DATA FOR THIS EXERCISE:
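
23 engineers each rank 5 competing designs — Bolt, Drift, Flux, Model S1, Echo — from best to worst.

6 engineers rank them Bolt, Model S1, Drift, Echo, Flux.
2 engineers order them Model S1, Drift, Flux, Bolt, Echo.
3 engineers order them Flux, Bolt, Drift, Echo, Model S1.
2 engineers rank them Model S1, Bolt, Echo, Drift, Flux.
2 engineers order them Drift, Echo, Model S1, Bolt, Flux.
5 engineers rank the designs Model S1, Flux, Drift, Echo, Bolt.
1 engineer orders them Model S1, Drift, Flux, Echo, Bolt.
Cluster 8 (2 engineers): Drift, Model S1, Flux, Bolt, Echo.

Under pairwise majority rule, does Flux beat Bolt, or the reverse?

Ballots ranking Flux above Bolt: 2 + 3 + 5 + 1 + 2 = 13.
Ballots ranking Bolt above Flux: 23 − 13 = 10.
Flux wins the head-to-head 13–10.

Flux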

PROBLEM DETAILS: The full listing is to be restated word for word.

RESPONSE AREA:
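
23 engineers each rank 5 competing designs — Bolt, Drift, Flux, Model S1, Echo — from best to worst.

6 engineers rank them Bolt, Model S1, Drift, Echo, Flux.
2 engineers order them Model S1, Drift, Flux, Bolt, Echo.
3 engineers order them Flux, Bolt, Drift, Echo, Model S1.
2 engineers rank them Model S1, Bolt, Echo, Drift, Flux.
2 engineers order them Drift, Echo, Model S1, Bolt, Flux.
5 engineers rank the designs Model S1, Flux, Drift, Echo, Bolt.
1 engineer orders them Model S1, Drift, Flux, Echo, Bolt.
Cluster 8 (2 engineers): Drift, Model S1, Flux, Bolt, Echo.

Under pairwise majority rule, does Flux beat Bolt, or the reverse?

Ballots ranking Flux above Bolt: 2 + 3 + 5 + 1 + 2 = 13.
Ballots ranking Bolt above Flux: 23 − 13 = 10.
Flux wins the head-to-head 13–10.

Flux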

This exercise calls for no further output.